++++ Supplied entries

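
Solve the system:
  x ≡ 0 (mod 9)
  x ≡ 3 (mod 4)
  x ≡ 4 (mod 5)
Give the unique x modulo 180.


Moduli 9, 4, 5 are pairwise coprime; by CRT there is a unique solution modulo M = 9 · 4 · 5 = 180.
Solve pairwise, accumulating the modulus:
  Start with x ≡ 0 (mod 9).
  Combine with x ≡ 3 (mod 4): since gcd(9, 4) = 1, we get a unique residue mod 36.
    Write x = 0 + 9·t and substitute into x ≡ 3 (mod 4): 9·t ≡ 3 − 0 = 3 (mod 4).
    Reduce coefficients mod 4: 1·t ≡ 3 (mod 4).
    So t ≡ 3 (mod 4).
    Then x = 0 + 9·3 = 27, valid modulo lcm(9, 4) = 36: x ≡ 27 (mod 36).
  Combine with x ≡ 4 (mod 5): since gcd(36, 5) = 1, we get a unique residue mod 180.
    Write x = 27 + 36·t and substitute into x ≡ 4 (mod 5): 36·t ≡ 4 − 27 = -23 (mod 5).
    Reduce coefficients mod 5: 1·t ≡ 2 (mod 5).
    So t ≡ 2 (mod 5).
    Then x = 27 + 36·2 = 99, valid modulo lcm(36, 5) = 180: x ≡ 99 (mod 180).
Verify: 99 mod 9 = 0 ✓, 99 mod 4 = 3 ✓, 99 mod 5 = 4 ✓.

x ≡ 99 (mod 180).


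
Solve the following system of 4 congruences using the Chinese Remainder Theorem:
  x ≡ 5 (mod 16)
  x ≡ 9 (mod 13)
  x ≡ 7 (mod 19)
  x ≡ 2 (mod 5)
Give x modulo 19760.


Product of moduli M = 16 · 13 · 19 · 5 = 19760.
Merge one congruence at a time:
  Start: x ≡ 5 (mod 16).
  Combine with x ≡ 9 (mod 13); new modulus lcm = 208.
    Write x = 5 + 16·t and substitute into x ≡ 9 (mod 13): 16·t ≡ 9 − 5 = 4 (mod 13).
    Reduce coefficients mod 13: 3·t ≡ 4 (mod 13).
    The inverse of 3 mod 13 is 9 (since 3·9 = 27 = 2·13 + 1), so t ≡ 9·4 = 36 ≡ 10 (mod 13).
    Then x = 5 + 16·10 = 165, valid modulo lcm(16, 13) = 208: x ≡ 165 (mod 208).
  Combine with x ≡ 7 (mod 19); new modulus lcm = 3952.
    Write x = 165 + 208·t and substitute into x ≡ 7 (mod 19): 208·t ≡ 7 − 165 = -158 (mod 19).
    Reduce coefficients mod 19: 18·t ≡ 13 (mod 19).
    The inverse of 18 mod 19 is 18 (since 18·18 = 324 = 17·19 + 1), so t ≡ 18·13 = 234 ≡ 6 (mod 19).
    Then x = 165 + 208·6 = 1413, valid modulo lcm(208, 19) = 3952: x ≡ 1413 (mod 3952).
  Combine with x ≡ 2 (mod 5); new modulus lcm = 19760.
    Write x = 1413 + 3952·t and substitute into x ≡ 2 (mod 5): 3952·t ≡ 2 − 1413 = -1411 (mod 5).
    Reduce coefficients mod 5: 2·t ≡ 4 (mod 5).
    The inverse of 2 mod 5 is 3 (since 2·3 = 6 = 1·5 + 1), so t ≡ 3·4 = 12 ≡ 2 (mod 5).
    Then x = 1413 + 3952·2 = 9317, valid modulo lcm(3952, 5) = 19760: x ≡ 9317 (mod 19760).
Verify against each original: 9317 mod 16 = 5, 9317 mod 13 = 9, 9317 mod 19 = 7, 9317 mod 5 = 2.

x ≡ 9317 (mod 19760).


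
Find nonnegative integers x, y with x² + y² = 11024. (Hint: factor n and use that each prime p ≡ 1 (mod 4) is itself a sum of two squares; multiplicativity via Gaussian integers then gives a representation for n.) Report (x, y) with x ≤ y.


Step 1: Factor n = 11024 = 2^4 · 13 · 53.
Step 2: Check the mod-4 condition on each prime factor: 2 = 2 (special); 13 ≡ 1 (mod 4), exponent 1; 53 ≡ 1 (mod 4), exponent 1.
All primes ≡ 3 (mod 4) appear to even exponent (or don't appear), so by the two-squares theorem n IS expressible as a sum of two squares.
Step 3: Build a representation. Group n = k² · m with k = 4 and m = 13 · 53 = 689 (a product of primes ≡ 1 (mod 4)); a representation of m scales to one of n via (k·x)² + (k·y)² = k²(x² + y²). Each prime p ≡ 1 (mod 4) is itself a sum of two squares; find a² by testing p − a² for a perfect square:
  13: 13 − 1² = 12, 13 − 2² = 9 = 3² ⇒ 13 = 2² + 3².
  53: 53 − 1² = 52, 53 − 2² = 49 = 7² ⇒ 53 = 2² + 7².
  Combine using the Brahmagupta–Fibonacci identity (a² + b²)(c² + d²) = (ac − bd)² + (ad + bc)² = (ac + bd)² + (ad − bc)²:
  13 · 53 = 689: from (2² + 3²)(2² + 7²), take (2·2 − 3·7, 2·7 + 3·2) = (4 − 21, 14 + 6) = (-17, 20); dropping signs (only squares matter) gives (17, 20); check 17² + 20² = 289 + 400 = 689 ✓.
  Scale by k = 4: (4·17, 4·20) = (68, 80).
Step 4: Order so x ≤ y and verify: 68² + 80² = 4624 + 6400 = 11024 = n. ✓

n = 11024 = 68² + 80² (one valid representation with x ≤ y).


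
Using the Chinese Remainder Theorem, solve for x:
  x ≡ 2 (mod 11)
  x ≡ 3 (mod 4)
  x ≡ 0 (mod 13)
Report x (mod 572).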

++++++++

● Exercise goal: Give the number of lines in the material above that contain "Remainder", with no other words.

● Written response: 2